**Extracted entries:**
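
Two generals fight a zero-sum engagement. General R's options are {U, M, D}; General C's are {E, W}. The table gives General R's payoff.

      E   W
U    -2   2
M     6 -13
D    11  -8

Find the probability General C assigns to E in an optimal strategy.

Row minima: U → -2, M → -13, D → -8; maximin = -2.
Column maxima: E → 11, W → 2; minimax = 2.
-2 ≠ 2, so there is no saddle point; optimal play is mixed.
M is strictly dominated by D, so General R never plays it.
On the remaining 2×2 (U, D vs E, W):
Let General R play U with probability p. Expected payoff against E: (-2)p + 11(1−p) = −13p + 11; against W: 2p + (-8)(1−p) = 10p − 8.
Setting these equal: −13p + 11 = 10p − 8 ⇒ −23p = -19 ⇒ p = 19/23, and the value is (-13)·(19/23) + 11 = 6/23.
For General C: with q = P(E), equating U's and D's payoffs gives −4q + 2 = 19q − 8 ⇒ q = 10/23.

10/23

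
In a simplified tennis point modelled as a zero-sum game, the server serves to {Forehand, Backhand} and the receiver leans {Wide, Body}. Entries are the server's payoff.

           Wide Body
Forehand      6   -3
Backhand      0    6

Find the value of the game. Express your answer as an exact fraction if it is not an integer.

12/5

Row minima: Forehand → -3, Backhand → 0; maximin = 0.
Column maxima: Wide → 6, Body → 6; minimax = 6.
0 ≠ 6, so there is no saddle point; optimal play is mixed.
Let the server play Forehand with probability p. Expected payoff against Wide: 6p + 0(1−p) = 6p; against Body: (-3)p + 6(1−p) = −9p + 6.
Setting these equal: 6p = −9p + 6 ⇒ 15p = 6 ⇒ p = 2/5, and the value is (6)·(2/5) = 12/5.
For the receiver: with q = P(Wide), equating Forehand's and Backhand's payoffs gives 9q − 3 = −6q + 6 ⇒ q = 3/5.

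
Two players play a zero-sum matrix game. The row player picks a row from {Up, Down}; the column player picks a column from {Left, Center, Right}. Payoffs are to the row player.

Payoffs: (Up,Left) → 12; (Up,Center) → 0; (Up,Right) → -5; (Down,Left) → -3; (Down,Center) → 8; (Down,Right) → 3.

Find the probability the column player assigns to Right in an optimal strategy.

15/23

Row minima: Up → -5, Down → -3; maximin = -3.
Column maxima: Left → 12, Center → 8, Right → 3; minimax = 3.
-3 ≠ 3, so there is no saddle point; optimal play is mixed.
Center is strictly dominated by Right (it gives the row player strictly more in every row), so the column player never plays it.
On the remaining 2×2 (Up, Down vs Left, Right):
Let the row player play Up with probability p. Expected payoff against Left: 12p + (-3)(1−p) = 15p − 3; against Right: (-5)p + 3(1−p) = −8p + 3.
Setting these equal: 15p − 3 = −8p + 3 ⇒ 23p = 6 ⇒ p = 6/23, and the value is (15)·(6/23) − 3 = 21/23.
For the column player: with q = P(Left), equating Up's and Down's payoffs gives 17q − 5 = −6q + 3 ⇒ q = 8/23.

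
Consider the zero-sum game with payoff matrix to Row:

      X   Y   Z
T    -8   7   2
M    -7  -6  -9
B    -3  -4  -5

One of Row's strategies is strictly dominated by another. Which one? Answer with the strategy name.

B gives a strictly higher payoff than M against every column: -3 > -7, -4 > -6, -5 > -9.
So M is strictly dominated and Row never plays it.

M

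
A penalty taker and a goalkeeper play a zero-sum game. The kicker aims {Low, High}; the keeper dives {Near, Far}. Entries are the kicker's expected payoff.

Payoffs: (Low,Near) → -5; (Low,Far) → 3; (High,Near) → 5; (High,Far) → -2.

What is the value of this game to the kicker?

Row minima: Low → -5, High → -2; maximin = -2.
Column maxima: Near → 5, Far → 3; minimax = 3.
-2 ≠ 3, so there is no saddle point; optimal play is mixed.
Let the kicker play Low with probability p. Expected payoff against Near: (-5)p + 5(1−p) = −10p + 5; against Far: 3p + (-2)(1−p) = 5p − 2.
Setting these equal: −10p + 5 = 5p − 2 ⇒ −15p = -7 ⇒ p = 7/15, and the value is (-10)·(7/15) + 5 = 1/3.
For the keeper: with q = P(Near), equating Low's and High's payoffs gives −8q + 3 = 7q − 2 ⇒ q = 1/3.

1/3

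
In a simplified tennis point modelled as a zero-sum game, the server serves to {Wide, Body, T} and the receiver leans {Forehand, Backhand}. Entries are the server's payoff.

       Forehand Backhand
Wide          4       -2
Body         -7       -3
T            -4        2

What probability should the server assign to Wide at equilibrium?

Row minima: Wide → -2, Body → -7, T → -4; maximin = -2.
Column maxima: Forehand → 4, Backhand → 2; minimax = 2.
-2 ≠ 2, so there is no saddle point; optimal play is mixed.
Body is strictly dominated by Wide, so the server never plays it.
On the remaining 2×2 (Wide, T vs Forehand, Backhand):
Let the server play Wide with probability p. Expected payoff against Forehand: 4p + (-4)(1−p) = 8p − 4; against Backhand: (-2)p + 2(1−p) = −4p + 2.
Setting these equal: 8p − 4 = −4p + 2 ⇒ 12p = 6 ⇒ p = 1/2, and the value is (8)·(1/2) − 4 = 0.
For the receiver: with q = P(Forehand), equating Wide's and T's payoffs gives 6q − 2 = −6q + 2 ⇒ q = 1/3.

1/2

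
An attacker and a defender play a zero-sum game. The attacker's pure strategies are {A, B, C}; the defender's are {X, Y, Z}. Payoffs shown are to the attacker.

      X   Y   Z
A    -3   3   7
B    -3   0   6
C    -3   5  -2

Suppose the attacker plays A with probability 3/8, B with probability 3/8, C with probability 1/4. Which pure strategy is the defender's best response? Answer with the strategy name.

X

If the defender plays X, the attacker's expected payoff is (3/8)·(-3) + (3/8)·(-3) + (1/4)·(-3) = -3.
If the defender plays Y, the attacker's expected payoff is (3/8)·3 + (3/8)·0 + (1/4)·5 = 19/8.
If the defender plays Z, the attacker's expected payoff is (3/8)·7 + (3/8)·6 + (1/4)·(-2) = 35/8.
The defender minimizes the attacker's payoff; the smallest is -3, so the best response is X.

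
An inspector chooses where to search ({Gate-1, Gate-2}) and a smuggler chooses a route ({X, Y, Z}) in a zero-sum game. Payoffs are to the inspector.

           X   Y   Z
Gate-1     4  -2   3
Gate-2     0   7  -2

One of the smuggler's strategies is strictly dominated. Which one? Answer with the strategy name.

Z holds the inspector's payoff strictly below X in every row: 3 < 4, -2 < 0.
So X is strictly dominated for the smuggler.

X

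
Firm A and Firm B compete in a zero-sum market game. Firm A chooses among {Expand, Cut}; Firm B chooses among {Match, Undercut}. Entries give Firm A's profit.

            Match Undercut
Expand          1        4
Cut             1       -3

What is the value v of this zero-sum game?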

**Task description:** Line by line, the listing above is to be transcribed exactly.

**Task result:**
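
Two generals fight a zero-sum engagement. General R's options are {U, M, D}; General C's are {E, W}. The table gives General R's payoff.

      E   W
U    -2   2
M     6 -13
D    11  -8

Find the probability General C assigns to E in an optimal strategy.

Row minima: U → -2, M → -13, D → -8; maximin = -2.
Column maxima: E → 11, W → 2; minimax = 2.
-2 ≠ 2, so there is no saddle point; optimal play is mixed.
M is strictly dominated by D, so General R never plays it.
On the remaining 2×2 (U, D vs E, W):
Let General R play U with probability p. Expected payoff against E: (-2)p + 11(1−p) = −13p + 11; against W: 2p + (-8)(1−p) = 10p − 8.
Setting these equal: −13p + 11 = 10p − 8 ⇒ −23p = -19 ⇒ p = 19/23, and the value is (-13)·(19/23) + 11 = 6/23.
For General C: with q = P(E), equating U's and D's payoffs gives −4q + 2 = 19q − 8 ⇒ q = 10/23.

10/23

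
In a simplified tennis point modelled as a zero-sum game, the server serves to {Forehand, Backhand} and the receiver leans {Wide, Body}. Entries are the server's payoff.

           Wide Body
Forehand      6   -3
Backhand      0    6

Find the value of the game. Express your answer as an exact fraction if it is not an integer.

12/5

Row minima: Forehand → -3, Backhand → 0; maximin = 0.
Column maxima: Wide → 6, Body → 6; minimax = 6.
0 ≠ 6, so there is no saddle point; optimal play is mixed.
Let the server play Forehand with probability p. Expected payoff against Wide: 6p + 0(1−p) = 6p; against Body: (-3)p + 6(1−p) = −9p + 6.
Setting these equal: 6p = −9p + 6 ⇒ 15p = 6 ⇒ p = 2/5, and the value is (6)·(2/5) = 12/5.
For the receiver: with q = P(Wide), equating Forehand's and Backhand's payoffs gives 9q − 3 = −6q + 6 ⇒ q = 3/5.

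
Two players play a zero-sum matrix game. The row player picks a row from {Up, Down}; the column player picks a column from {Left, Center, Right}. Payoffs are to the row player.

Payoffs: (Up,Left) → 12; (Up,Center) → 0; (Up,Right) → -5; (Down,Left) → -3; (Down,Center) → 8; (Down,Right) → 3.

Find the probability the column player assigns to Right in an optimal strategy.

15/23

Row minima: Up → -5, Down → -3; maximin = -3.
Column maxima: Left → 12, Center → 8, Right → 3; minimax = 3.
-3 ≠ 3, so there is no saddle point; optimal play is mixed.
Center is strictly dominated by Right (it gives the row player strictly more in every row), so the column player never plays it.
On the remaining 2×2 (Up, Down vs Left, Right):
Let the row player play Up with probability p. Expected payoff against Left: 12p + (-3)(1−p) = 15p − 3; against Right: (-5)p + 3(1−p) = −8p + 3.
Setting these equal: 15p − 3 = −8p + 3 ⇒ 23p = 6 ⇒ p = 6/23, and the value is (15)·(6/23) − 3 = 21/23.
For the column player: with q = P(Left), equating Up's and Down's payoffs gives 17q − 5 = −6q + 3 ⇒ q = 8/23.

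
Consider the zero-sum game with payoff matrix to Row:

      X   Y   Z
T    -8   7   2
M    -7  -6  -9
B    -3  -4  -5

One of Row's strategies is strictly dominated by another. Which one? Answer with the strategy name.

B gives a strictly higher payoff than M against every column: -3 > -7, -4 > -6, -5 > -9.
So M is strictly dominated and Row never plays it.

M

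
A penalty taker and a goalkeeper play a zero-sum game. The kicker aims {Low, High}; the keeper dives {Near, Far}. Entries are the kicker's expected payoff.

Payoffs: (Low,Near) → -5; (Low,Far) → 3; (High,Near) → 5; (High,Far) → -2.

What is the value of this game to the kicker?

Row minima: Low → -5, High → -2; maximin = -2.
Column maxima: Near → 5, Far → 3; minimax = 3.
-2 ≠ 3, so there is no saddle point; optimal play is mixed.
Let the kicker play Low with probability p. Expected payoff against Near: (-5)p + 5(1−p) = −10p + 5; against Far: 3p + (-2)(1−p) = 5p − 2.
Setting these equal: −10p + 5 = 5p − 2 ⇒ −15p = -7 ⇒ p = 7/15, and the value is (-10)·(7/15) + 5 = 1/3.
For the keeper: with q = P(Near), equating Low's and High's payoffs gives −8q + 3 = 7q − 2 ⇒ q = 1/3.

1/3

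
In a simplified tennis point modelled as a zero-sum game, the server serves to {Wide, Body, T} and the receiver leans {Forehand, Backhand}. Entries are the server's payoff.

       Forehand Backhand
Wide          4       -2
Body         -7       -3
T            -4        2

What probability should the server assign to Wide at equilibrium?

Row minima: Wide → -2, Body → -7, T → -4; maximin = -2.
Column maxima: Forehand → 4, Backhand → 2; minimax = 2.
-2 ≠ 2, so there is no saddle point; optimal play is mixed.
Body is strictly dominated by Wide, so the server never plays it.
On the remaining 2×2 (Wide, T vs Forehand, Backhand):
Let the server play Wide with probability p. Expected payoff against Forehand: 4p + (-4)(1−p) = 8p − 4; against Backhand: (-2)p + 2(1−p) = −4p + 2.
Setting these equal: 8p − 4 = −4p + 2 ⇒ 12p = 6 ⇒ p = 1/2, and the value is (8)·(1/2) − 4 = 0.
For the receiver: with q = P(Forehand), equating Wide's and T's payoffs gives 6q − 2 = −6q + 2 ⇒ q = 1/3.

1/2

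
An attacker and a defender play a zero-sum game. The attacker's pure strategies are {A, B, C}; the defender's are {X, Y, Z}. Payoffs shown are to the attacker.

      X   Y   Z
A    -3   3   7
B    -3   0   6
C    -3   5  -2

Suppose the attacker plays A with probability 3/8, B with probability 3/8, C with probability 1/4. Which pure strategy is the defender's best response? Answer with the strategy name.

X

If the defender plays X, the attacker's expected payoff is (3/8)·(-3) + (3/8)·(-3) + (1/4)·(-3) = -3.
If the defender plays Y, the attacker's expected payoff is (3/8)·3 + (3/8)·0 + (1/4)·5 = 19/8.
If the defender plays Z, the attacker's expected payoff is (3/8)·7 + (3/8)·6 + (1/4)·(-2) = 35/8.
The defender minimizes the attacker's payoff; the smallest is -3, so the best response is X.

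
An inspector chooses where to search ({Gate-1, Gate-2}) and a smuggler chooses a route ({X, Y, Z}) in a zero-sum game. Payoffs are to the inspector.

           X   Y   Z
Gate-1     4  -2   3
Gate-2     0   7  -2

One of the smuggler's strategies is strictly dominated. Which one? Answer with the strategy name.

Z holds the inspector's payoff strictly below X in every row: 3 < 4, -2 < 0.
So X is strictly dominated for the smuggler.

X

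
Firm A and Firm B compete in a zero-sum market game. Firm A chooses among {Expand, Cut}; Firm B chooses among {Match, Undercut}. Entries give Firm A's profit.

            Match Undercut
Expand          1        4
Cut             1       -3

What is the value v of this zero-sum game?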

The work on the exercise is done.